- REQUIRED ACTION -
Starting with the line that contains "Over a storm, 20.80", copy every line through the end of the data below, exactly and with nothing added.

- Source data -
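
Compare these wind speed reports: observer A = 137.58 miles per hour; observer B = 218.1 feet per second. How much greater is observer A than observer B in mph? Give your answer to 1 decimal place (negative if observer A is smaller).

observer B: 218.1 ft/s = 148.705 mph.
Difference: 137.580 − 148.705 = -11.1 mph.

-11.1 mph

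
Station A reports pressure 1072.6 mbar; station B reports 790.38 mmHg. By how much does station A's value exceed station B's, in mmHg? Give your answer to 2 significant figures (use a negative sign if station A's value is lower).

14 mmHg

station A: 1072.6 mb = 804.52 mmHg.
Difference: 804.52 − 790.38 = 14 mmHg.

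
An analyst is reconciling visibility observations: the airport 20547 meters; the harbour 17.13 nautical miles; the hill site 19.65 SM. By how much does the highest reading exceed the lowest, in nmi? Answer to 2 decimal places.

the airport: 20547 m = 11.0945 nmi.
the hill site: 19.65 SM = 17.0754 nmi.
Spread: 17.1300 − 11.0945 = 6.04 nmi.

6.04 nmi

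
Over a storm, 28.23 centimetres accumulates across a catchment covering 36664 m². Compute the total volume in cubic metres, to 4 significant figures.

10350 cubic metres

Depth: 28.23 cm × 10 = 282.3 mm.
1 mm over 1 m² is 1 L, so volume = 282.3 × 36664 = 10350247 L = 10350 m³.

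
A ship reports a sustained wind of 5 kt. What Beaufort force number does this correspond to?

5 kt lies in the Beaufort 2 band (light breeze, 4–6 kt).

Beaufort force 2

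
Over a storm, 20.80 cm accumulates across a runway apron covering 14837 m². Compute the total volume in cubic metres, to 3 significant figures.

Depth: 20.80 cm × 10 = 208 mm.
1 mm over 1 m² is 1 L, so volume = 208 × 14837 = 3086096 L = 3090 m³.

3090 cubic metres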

- EXERCISE OUTPUT -
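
Over a storm, 20.80 cm accumulates across a runway apron covering 14837 m². Compute the total volume in cubic metres, to 3 significant figures.

Depth: 20.80 cm × 10 = 208 mm.
1 mm over 1 m² is 1 L, so volume = 208 × 14837 = 3086096 L = 3090 m³.

3090 cubic metres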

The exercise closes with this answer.